Data for the task.
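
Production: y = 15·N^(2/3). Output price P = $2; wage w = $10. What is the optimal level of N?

N* = 8

MP_N = (2/3)·15·N^(-1/3) = 10·N^(-1/3).
Profit maximization for a price taker requires P·MP_N = w: 2·10·N^(-1/3) = 10.
So N^(-1/3) = 0.5, which gives N = 8.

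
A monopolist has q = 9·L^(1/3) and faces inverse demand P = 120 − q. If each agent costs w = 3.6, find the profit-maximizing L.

Marginal revenue from the inverse demand is MR = 120 − 2q.
The marginal product is MP_L = 3·L^(-2/3).
A monopolist hires until marginal revenue product equals the wage: MR·MP_L = w.
At L, q = 9·L^(1/3). Substituting and solving: (120 − 18·L^(1/3))·3·L^(-2/3) = 3.6 gives L = 125.

L* = 125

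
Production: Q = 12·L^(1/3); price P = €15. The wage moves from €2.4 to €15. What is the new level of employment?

From P·MP_L = w with MP_L = 4·L^(-2/3), the labor demand is L(w) = (60/w)^(3/2).
At w = 2.4: L = 125. At w = 15: L = 8.

L* = 8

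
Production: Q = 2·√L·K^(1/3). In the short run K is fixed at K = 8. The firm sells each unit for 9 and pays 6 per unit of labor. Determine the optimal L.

With K = 8, MP_L = (1/2)·2·L^(-1/2)·8^(1/3) = 2·L^(-1/2).
Profit maximization for a price taker requires P·MP_L = w: 9·2·L^(-1/2) = 6.
So L^(-1/2) = 1/3, which gives L = 9.

L* = 9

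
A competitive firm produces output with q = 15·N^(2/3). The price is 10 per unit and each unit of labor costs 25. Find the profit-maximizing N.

MP_N = (2/3)·15·N^(-1/3) = 10·N^(-1/3).
Profit maximization for a price taker requires P·MP_N = w: 10·10·N^(-1/3) = 25.
So N^(-1/3) = 0.25, which gives N = 64.

N* = 64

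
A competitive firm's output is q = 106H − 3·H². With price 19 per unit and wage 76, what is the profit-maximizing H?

H* = 17

The marginal product of H is MP_H = 106 − 6H.
A price-taking firm hires until the value of the marginal product equals the wage: P·MP_H = w, so 19·(106 − 6H) = 76.
Then 106 − 6H = 4, giving H = 17.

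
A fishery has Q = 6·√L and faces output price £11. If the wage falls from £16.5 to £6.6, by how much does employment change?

ΔL = 21

From P·MP_L = w with MP_L = 3·L^(-1/2), the labor demand is L(w) = (33/w)^(2).
At w = 16.5: L = 4. At w = 6.6: L = 25.
ΔL = 25 − 4 = 21.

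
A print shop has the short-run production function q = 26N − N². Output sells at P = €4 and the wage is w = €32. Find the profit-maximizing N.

N* = 9

The marginal product of N is MP_N = 26 − 2N.
A price-taking firm hires until the value of the marginal product equals the wage: P·MP_N = w, so 4·(26 − 2N) = 32.
Then 26 − 2N = 8, giving N = 9.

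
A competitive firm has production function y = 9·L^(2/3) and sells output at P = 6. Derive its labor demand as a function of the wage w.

MP_L = (2/3)·9·L^(-1/3) = 6·L^(-1/3).
Setting P·MP_L = w: 36·L^(-1/3) = w.
Solving for L: L^(-1/3) = w/36, so L = (36/w)^(3).

L(w) = 46656/w³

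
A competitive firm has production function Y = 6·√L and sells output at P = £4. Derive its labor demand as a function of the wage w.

L(w) = 144/w²

MP_L = (1/2)·6·L^(-1/2) = 3·L^(-1/2).
Setting P·MP_L = w: 12·L^(-1/2) = w.
Solving for L: L^(-1/2) = w/12, so L = (12/w)^(2).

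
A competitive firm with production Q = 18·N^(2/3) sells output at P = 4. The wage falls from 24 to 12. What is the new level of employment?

N* = 64

From P·MP_N = w with MP_N = 12·N^(-1/3), the labor demand is N(w) = (48/w)^(3).
At w = 24: N = 8. At w = 12: N = 64.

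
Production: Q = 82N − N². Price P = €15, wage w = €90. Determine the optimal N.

The marginal product of N is MP_N = 82 − 2N.
A price-taking firm hires until the value of the marginal product equals the wage: P·MP_N = w, so 15·(82 − 2N) = 90.
Then 82 − 2N = 6, giving N = 38.

N* = 38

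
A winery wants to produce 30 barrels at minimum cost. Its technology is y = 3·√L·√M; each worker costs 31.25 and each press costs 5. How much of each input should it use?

L* = 4, M* = 25

Cost minimization requires the marginal rate of technical substitution to equal the input-price ratio: MP_L/MP_M = w/r.
Here MP_L/MP_M = (1/2)·(M/L)/(1/2) = (M/L). Setting this equal to 31.25/5 = 6.25 gives M = 6.25L.
Substituting into y = 30: 3·L^(1/2)·(6.25L)^(1/2) = 30.
Solving, L = 4 and M = 25.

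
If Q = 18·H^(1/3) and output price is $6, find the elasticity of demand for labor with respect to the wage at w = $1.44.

ε = -1.5

MP_H = (1/3)·18·H^(-2/3), so P·MP_H = w gives 36·H^(-2/3) = w.
Solving, H(w) = (36/w)^(3/2). This is a constant-elasticity form: H ∝ w^(−3/2), so ε = −3/2.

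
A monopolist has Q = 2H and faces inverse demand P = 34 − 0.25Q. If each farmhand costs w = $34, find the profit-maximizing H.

H* = 17

Marginal revenue from the inverse demand is MR = 34 − 0.5Q.
The marginal product is MP_H = 2.
A monopolist hires until marginal revenue product equals the wage: MR·MP_H = w.
(34 − H)·2 = 34, so H = 17.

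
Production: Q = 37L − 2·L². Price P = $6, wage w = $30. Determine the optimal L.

The marginal product of L is MP_L = 37 − 4L.
A price-taking firm hires until the value of the marginal product equals the wage: P·MP_L = w, so 6·(37 − 4L) = 30.
Then 37 − 4L = 5, giving L = 8.

L* = 8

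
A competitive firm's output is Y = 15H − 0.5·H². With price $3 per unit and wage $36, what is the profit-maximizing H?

H* = 3

The marginal product of H is MP_H = 15 − H.
A price-taking firm hires until the value of the marginal product equals the wage: P·MP_H = w, so 3·(15 − H) = 36.
Then 15 − H = 12, giving H = 3.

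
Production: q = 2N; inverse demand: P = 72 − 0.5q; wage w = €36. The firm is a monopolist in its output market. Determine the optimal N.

N* = 27

Marginal revenue from the inverse demand is MR = 72 − q.
The marginal product is MP_N = 2.
A monopolist hires until marginal revenue product equals the wage: MR·MP_N = w.
(72 − 2N)·2 = 36, so N = 27.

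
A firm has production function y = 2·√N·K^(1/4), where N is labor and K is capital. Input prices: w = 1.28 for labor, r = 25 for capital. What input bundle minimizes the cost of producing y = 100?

N* = 625, K* = 16

Cost minimization requires the marginal rate of technical substitution to equal the input-price ratio: MP_N/MP_K = w/r.
Here MP_N/MP_K = (1/2)·(K/N)/(1/4) = 2·(K/N). Setting this equal to 1.28/25 = 0.0512 gives K = 0.0256N.
Substituting into y = 100: 2·N^(1/2)·(0.0256N)^(1/4) = 100.
Solving, N = 625 and K = 16.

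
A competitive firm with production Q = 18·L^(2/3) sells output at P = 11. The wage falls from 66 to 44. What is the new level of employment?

L* = 27

From P·MP_L = w with MP_L = 12·L^(-1/3), the labor demand is L(w) = (132/w)^(3).
At w = 66: L = 8. At w = 44: L = 27.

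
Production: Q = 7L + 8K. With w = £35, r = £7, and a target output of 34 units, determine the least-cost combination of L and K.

L* = 0, K* = 4.25

The inputs are perfect substitutes, so the firm uses whichever has the lower cost per unit of output.
Cost per unit of output via L is w/7 = 5; via K it is r/8 = 0.875. K is cheaper.
Producing Q = 34 with K alone: L = 0, K = 4.25.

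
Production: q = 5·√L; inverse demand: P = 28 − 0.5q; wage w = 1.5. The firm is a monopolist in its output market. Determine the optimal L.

L* = 25

Marginal revenue from the inverse demand is MR = 28 − q.
The marginal product is MP_L = 2.5·L^(-1/2).
A monopolist hires until marginal revenue product equals the wage: MR·MP_L = w.
At L, q = 5·√L. Substituting and solving: (28 − 5·√L)·2.5·L^(-1/2) = 1.5 gives L = 25.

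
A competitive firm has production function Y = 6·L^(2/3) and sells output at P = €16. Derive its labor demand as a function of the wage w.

MP_L = (2/3)·6·L^(-1/3) = 4·L^(-1/3).
Setting P·MP_L = w: 64·L^(-1/3) = w.
Solving for L: L^(-1/3) = w/64, so L = (64/w)^(3).

L(w) = 262144/w³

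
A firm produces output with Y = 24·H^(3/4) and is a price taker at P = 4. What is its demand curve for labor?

H(w) = (72/w)^(4)

MP_H = (3/4)·24·H^(-1/4) = 18·H^(-1/4).
Setting P·MP_H = w: 72·H^(-1/4) = w.
Solving for H: H^(-1/4) = w/72, so H = (72/w)^(4).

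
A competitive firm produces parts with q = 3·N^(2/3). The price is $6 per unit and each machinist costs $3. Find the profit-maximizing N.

N* = 64

MP_N = (2/3)·3·N^(-1/3) = 2·N^(-1/3).
Profit maximization for a price taker requires P·MP_N = w: 6·2·N^(-1/3) = 3.
So N^(-1/3) = 0.25, which gives N = 64.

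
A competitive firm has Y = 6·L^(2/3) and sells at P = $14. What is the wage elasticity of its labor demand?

ε = -3

MP_L = (2/3)·6·L^(-1/3), so P·MP_L = w gives 56·L^(-1/3) = w.
Solving, L(w) = (56/w)^(3). This is a constant-elasticity form: L ∝ w^(−3), so ε = −3.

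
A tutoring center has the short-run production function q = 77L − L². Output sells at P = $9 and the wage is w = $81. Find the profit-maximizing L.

The marginal product of L is MP_L = 77 − 2L.
A price-taking firm hires until the value of the marginal product equals the wage: P·MP_L = w, so 9·(77 − 2L) = 81.
Then 77 − 2L = 9, giving L = 34.

L* = 34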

What you need to do.
The output consists solely of the lines from the line that contains "A tutoring center" through the final line of the data.

Task output.
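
A tutoring center has the short-run production function q = 77L − L². Output sells at P = $9 and the wage is w = $81. Find the profit-maximizing L.

The marginal product of L is MP_L = 77 − 2L.
A price-taking firm hires until the value of the marginal product equals the wage: P·MP_L = w, so 9·(77 − 2L) = 81.
Then 77 − 2L = 9, giving L = 34.

L* = 34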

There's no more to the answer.